__What you have to do__.
Line by line, output the entries below exactly as they appear.

__Stored data__.
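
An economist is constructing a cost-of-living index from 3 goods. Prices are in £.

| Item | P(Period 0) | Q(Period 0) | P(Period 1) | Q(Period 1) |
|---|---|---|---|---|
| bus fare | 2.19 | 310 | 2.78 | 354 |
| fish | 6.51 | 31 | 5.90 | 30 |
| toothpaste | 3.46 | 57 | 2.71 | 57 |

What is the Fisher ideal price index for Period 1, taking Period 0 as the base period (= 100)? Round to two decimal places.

111.95

Laspeyres component (base-period weights):
ΣP(Period 1)Q(Period 0) = 2.78×310 + 5.90×31 + 2.71×57 = 861.8 + 182.9 + 154.47 = 1199.17
ΣP(Period 0)Q(Period 0) = 2.19×310 + 6.51×31 + 3.46×57 = 678.9 + 201.81 + 197.22 = 1077.93
L = 1199.17 / 1077.93 × 100 = 111.2475
Paasche component (current-period weights):
ΣP(Period 1)Q(Period 1) = 2.78×354 + 5.90×30 + 2.71×57 = 984.12 + 177 + 154.47 = 1315.59
ΣP(Period 0)Q(Period 1) = 2.19×354 + 6.51×30 + 3.46×57 = 775.26 + 195.3 + 197.22 = 1167.78
P = 1315.59 / 1167.78 × 100 = 112.6573
Fisher = √(L × P) = √(111.2475 × 112.6573) = 111.9502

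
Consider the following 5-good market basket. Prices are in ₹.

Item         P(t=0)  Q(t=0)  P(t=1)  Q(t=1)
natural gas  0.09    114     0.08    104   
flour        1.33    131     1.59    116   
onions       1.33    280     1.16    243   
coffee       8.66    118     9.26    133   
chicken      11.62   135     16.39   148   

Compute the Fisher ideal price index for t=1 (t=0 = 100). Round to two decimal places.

122.64

Laspeyres component (base-period weights):
ΣP(t=1)Q(t=0) = 0.08×114 + 1.59×131 + 1.16×280 + 9.26×118 + 16.39×135 = 9.12 + 208.29 + 324.8 + 1092.68 + 2212.65 = 3847.54
ΣP(t=0)Q(t=0) = 0.09×114 + 1.33×131 + 1.33×280 + 8.66×118 + 11.62×135 = 10.26 + 174.23 + 372.4 + 1021.88 + 1568.7 = 3147.47
L = 3847.54 / 3147.47 × 100 = 122.2423
Paasche component (current-period weights):
ΣP(t=1)Q(t=1) = 0.08×104 + 1.59×116 + 1.16×243 + 9.26×133 + 16.39×148 = 8.32 + 184.44 + 281.88 + 1231.58 + 2425.72 = 4131.94
ΣP(t=0)Q(t=1) = 0.09×104 + 1.33×116 + 1.33×243 + 8.66×133 + 11.62×148 = 9.36 + 154.28 + 323.19 + 1151.78 + 1719.76 = 3358.37
P = 4131.94 / 3358.37 × 100 = 123.0341
Fisher = √(L × P) = √(122.2423 × 123.0341) = 122.6376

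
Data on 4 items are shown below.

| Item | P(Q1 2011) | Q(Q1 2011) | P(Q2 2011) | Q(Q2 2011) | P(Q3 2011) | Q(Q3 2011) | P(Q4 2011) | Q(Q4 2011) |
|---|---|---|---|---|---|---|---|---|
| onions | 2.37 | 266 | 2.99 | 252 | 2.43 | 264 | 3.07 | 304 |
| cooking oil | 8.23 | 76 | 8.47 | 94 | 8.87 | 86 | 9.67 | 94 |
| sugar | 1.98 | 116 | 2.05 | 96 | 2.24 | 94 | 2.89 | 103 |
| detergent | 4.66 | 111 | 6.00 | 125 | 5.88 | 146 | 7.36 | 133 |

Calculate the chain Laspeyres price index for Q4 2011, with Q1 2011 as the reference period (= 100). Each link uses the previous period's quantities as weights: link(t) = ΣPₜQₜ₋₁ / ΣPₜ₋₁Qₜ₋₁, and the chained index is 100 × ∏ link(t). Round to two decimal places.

135.65

Link Q1 2011→Q2 2011:
ΣP(Q2 2011)Q(Q1 2011) = 2.99×266 + 8.47×76 + 2.05×116 + 6.00×111 = 795.34 + 643.72 + 237.8 + 666 = 2342.86
ΣP(Q1 2011)Q(Q1 2011) = 2.37×266 + 8.23×76 + 1.98×116 + 4.66×111 = 630.42 + 625.48 + 229.68 + 517.26 = 2002.84
link = 2342.86/2002.84 = 1.169769
Link Q2 2011→Q3 2011:
ΣP(Q3 2011)Q(Q2 2011) = 2.43×252 + 8.87×94 + 2.24×96 + 5.88×125 = 612.36 + 833.78 + 215.04 + 735 = 2396.18
ΣP(Q2 2011)Q(Q2 2011) = 2.99×252 + 8.47×94 + 2.05×96 + 6.00×125 = 753.48 + 796.18 + 196.8 + 750 = 2496.46
link = 2396.18/2496.46 = 0.959831
Link Q3 2011→Q4 2011:
ΣP(Q4 2011)Q(Q3 2011) = 3.07×264 + 9.67×86 + 2.89×94 + 7.36×146 = 810.48 + 831.62 + 271.66 + 1074.56 = 2988.32
ΣP(Q3 2011)Q(Q3 2011) = 2.43×264 + 8.87×86 + 2.24×94 + 5.88×146 = 641.52 + 762.82 + 210.56 + 858.48 = 2473.38
link = 2988.32/2473.38 = 1.208193
Chained index = 100 × 1.169769 × 0.959831 × 1.208193 = 135.6536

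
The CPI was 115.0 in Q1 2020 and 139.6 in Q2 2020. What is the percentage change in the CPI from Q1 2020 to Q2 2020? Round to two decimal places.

21.39%

Change = (139.6 − 115.0) / 115.0 × 100
       = 24.6 / 115.0 × 100 = 21.3913%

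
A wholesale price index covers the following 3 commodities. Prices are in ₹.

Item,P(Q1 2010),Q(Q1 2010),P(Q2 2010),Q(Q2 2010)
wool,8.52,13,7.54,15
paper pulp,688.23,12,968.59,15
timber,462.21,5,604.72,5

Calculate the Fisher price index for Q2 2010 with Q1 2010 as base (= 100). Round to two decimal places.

138.24

Laspeyres component (base-period weights):
ΣP(Q2 2010)Q(Q1 2010) = 7.54×13 + 968.59×12 + 604.72×5 = 98.02 + 11623.08 + 3023.6 = 14744.7
ΣP(Q1 2010)Q(Q1 2010) = 8.52×13 + 688.23×12 + 462.21×5 = 110.76 + 8258.76 + 2311.05 = 10680.57
L = 14744.7 / 10680.57 × 100 = 138.0516
Paasche component (current-period weights):
ΣP(Q2 2010)Q(Q2 2010) = 7.54×15 + 968.59×15 + 604.72×5 = 113.1 + 14528.85 + 3023.6 = 17665.55
ΣP(Q1 2010)Q(Q2 2010) = 8.52×15 + 688.23×15 + 462.21×5 = 127.8 + 10323.45 + 2311.05 = 12762.3
P = 17665.55 / 12762.3 × 100 = 138.4198
Fisher = √(L × P) = √(138.0516 × 138.4198) = 138.2356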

__Expected answer__.
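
An economist is constructing a cost-of-living index from 3 goods. Prices are in £.

| Item | P(Period 0) | Q(Period 0) | P(Period 1) | Q(Period 1) |
|---|---|---|---|---|
| bus fare | 2.19 | 310 | 2.78 | 354 |
| fish | 6.51 | 31 | 5.90 | 30 |
| toothpaste | 3.46 | 57 | 2.71 | 57 |

What is the Fisher ideal price index for Period 1, taking Period 0 as the base period (= 100)? Round to two decimal places.

111.95

Laspeyres component (base-period weights):
ΣP(Period 1)Q(Period 0) = 2.78×310 + 5.90×31 + 2.71×57 = 861.8 + 182.9 + 154.47 = 1199.17
ΣP(Period 0)Q(Period 0) = 2.19×310 + 6.51×31 + 3.46×57 = 678.9 + 201.81 + 197.22 = 1077.93
L = 1199.17 / 1077.93 × 100 = 111.2475
Paasche component (current-period weights):
ΣP(Period 1)Q(Period 1) = 2.78×354 + 5.90×30 + 2.71×57 = 984.12 + 177 + 154.47 = 1315.59
ΣP(Period 0)Q(Period 1) = 2.19×354 + 6.51×30 + 3.46×57 = 775.26 + 195.3 + 197.22 = 1167.78
P = 1315.59 / 1167.78 × 100 = 112.6573
Fisher = √(L × P) = √(111.2475 × 112.6573) = 111.9502

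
Consider the following 5-good market basket. Prices are in ₹.

Item         P(t=0)  Q(t=0)  P(t=1)  Q(t=1)
natural gas  0.09    114     0.08    104   
flour        1.33    131     1.59    116   
onions       1.33    280     1.16    243   
coffee       8.66    118     9.26    133   
chicken      11.62   135     16.39   148   

Compute the Fisher ideal price index for t=1 (t=0 = 100). Round to two decimal places.

122.64

Laspeyres component (base-period weights):
ΣP(t=1)Q(t=0) = 0.08×114 + 1.59×131 + 1.16×280 + 9.26×118 + 16.39×135 = 9.12 + 208.29 + 324.8 + 1092.68 + 2212.65 = 3847.54
ΣP(t=0)Q(t=0) = 0.09×114 + 1.33×131 + 1.33×280 + 8.66×118 + 11.62×135 = 10.26 + 174.23 + 372.4 + 1021.88 + 1568.7 = 3147.47
L = 3847.54 / 3147.47 × 100 = 122.2423
Paasche component (current-period weights):
ΣP(t=1)Q(t=1) = 0.08×104 + 1.59×116 + 1.16×243 + 9.26×133 + 16.39×148 = 8.32 + 184.44 + 281.88 + 1231.58 + 2425.72 = 4131.94
ΣP(t=0)Q(t=1) = 0.09×104 + 1.33×116 + 1.33×243 + 8.66×133 + 11.62×148 = 9.36 + 154.28 + 323.19 + 1151.78 + 1719.76 = 3358.37
P = 4131.94 / 3358.37 × 100 = 123.0341
Fisher = √(L × P) = √(122.2423 × 123.0341) = 122.6376

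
Data on 4 items are shown below.

| Item | P(Q1 2011) | Q(Q1 2011) | P(Q2 2011) | Q(Q2 2011) | P(Q3 2011) | Q(Q3 2011) | P(Q4 2011) | Q(Q4 2011) |
|---|---|---|---|---|---|---|---|---|
| onions | 2.37 | 266 | 2.99 | 252 | 2.43 | 264 | 3.07 | 304 |
| cooking oil | 8.23 | 76 | 8.47 | 94 | 8.87 | 86 | 9.67 | 94 |
| sugar | 1.98 | 116 | 2.05 | 96 | 2.24 | 94 | 2.89 | 103 |
| detergent | 4.66 | 111 | 6.00 | 125 | 5.88 | 146 | 7.36 | 133 |

Calculate the chain Laspeyres price index for Q4 2011, with Q1 2011 as the reference period (= 100). Each link uses the previous period's quantities as weights: link(t) = ΣPₜQₜ₋₁ / ΣPₜ₋₁Qₜ₋₁, and the chained index is 100 × ∏ link(t). Round to two decimal places.

135.65

Link Q1 2011→Q2 2011:
ΣP(Q2 2011)Q(Q1 2011) = 2.99×266 + 8.47×76 + 2.05×116 + 6.00×111 = 795.34 + 643.72 + 237.8 + 666 = 2342.86
ΣP(Q1 2011)Q(Q1 2011) = 2.37×266 + 8.23×76 + 1.98×116 + 4.66×111 = 630.42 + 625.48 + 229.68 + 517.26 = 2002.84
link = 2342.86/2002.84 = 1.169769
Link Q2 2011→Q3 2011:
ΣP(Q3 2011)Q(Q2 2011) = 2.43×252 + 8.87×94 + 2.24×96 + 5.88×125 = 612.36 + 833.78 + 215.04 + 735 = 2396.18
ΣP(Q2 2011)Q(Q2 2011) = 2.99×252 + 8.47×94 + 2.05×96 + 6.00×125 = 753.48 + 796.18 + 196.8 + 750 = 2496.46
link = 2396.18/2496.46 = 0.959831
Link Q3 2011→Q4 2011:
ΣP(Q4 2011)Q(Q3 2011) = 3.07×264 + 9.67×86 + 2.89×94 + 7.36×146 = 810.48 + 831.62 + 271.66 + 1074.56 = 2988.32
ΣP(Q3 2011)Q(Q3 2011) = 2.43×264 + 8.87×86 + 2.24×94 + 5.88×146 = 641.52 + 762.82 + 210.56 + 858.48 = 2473.38
link = 2988.32/2473.38 = 1.208193
Chained index = 100 × 1.169769 × 0.959831 × 1.208193 = 135.6536

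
The CPI was 115.0 in Q1 2020 and 139.6 in Q2 2020. What is the percentage change in the CPI from Q1 2020 to Q2 2020? Round to two decimal places.

21.39%

Change = (139.6 − 115.0) / 115.0 × 100
       = 24.6 / 115.0 × 100 = 21.3913%

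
A wholesale price index covers the following 3 commodities. Prices are in ₹.

Item,P(Q1 2010),Q(Q1 2010),P(Q2 2010),Q(Q2 2010)
wool,8.52,13,7.54,15
paper pulp,688.23,12,968.59,15
timber,462.21,5,604.72,5

Calculate the Fisher price index for Q2 2010 with Q1 2010 as base (= 100). Round to two decimal places.

138.24

Laspeyres component (base-period weights):
ΣP(Q2 2010)Q(Q1 2010) = 7.54×13 + 968.59×12 + 604.72×5 = 98.02 + 11623.08 + 3023.6 = 14744.7
ΣP(Q1 2010)Q(Q1 2010) = 8.52×13 + 688.23×12 + 462.21×5 = 110.76 + 8258.76 + 2311.05 = 10680.57
L = 14744.7 / 10680.57 × 100 = 138.0516
Paasche component (current-period weights):
ΣP(Q2 2010)Q(Q2 2010) = 7.54×15 + 968.59×15 + 604.72×5 = 113.1 + 14528.85 + 3023.6 = 17665.55
ΣP(Q1 2010)Q(Q2 2010) = 8.52×15 + 688.23×15 + 462.21×5 = 127.8 + 10323.45 + 2311.05 = 12762.3
P = 17665.55 / 12762.3 × 100 = 138.4198
Fisher = √(L × P) = √(138.0516 × 138.4198) = 138.2356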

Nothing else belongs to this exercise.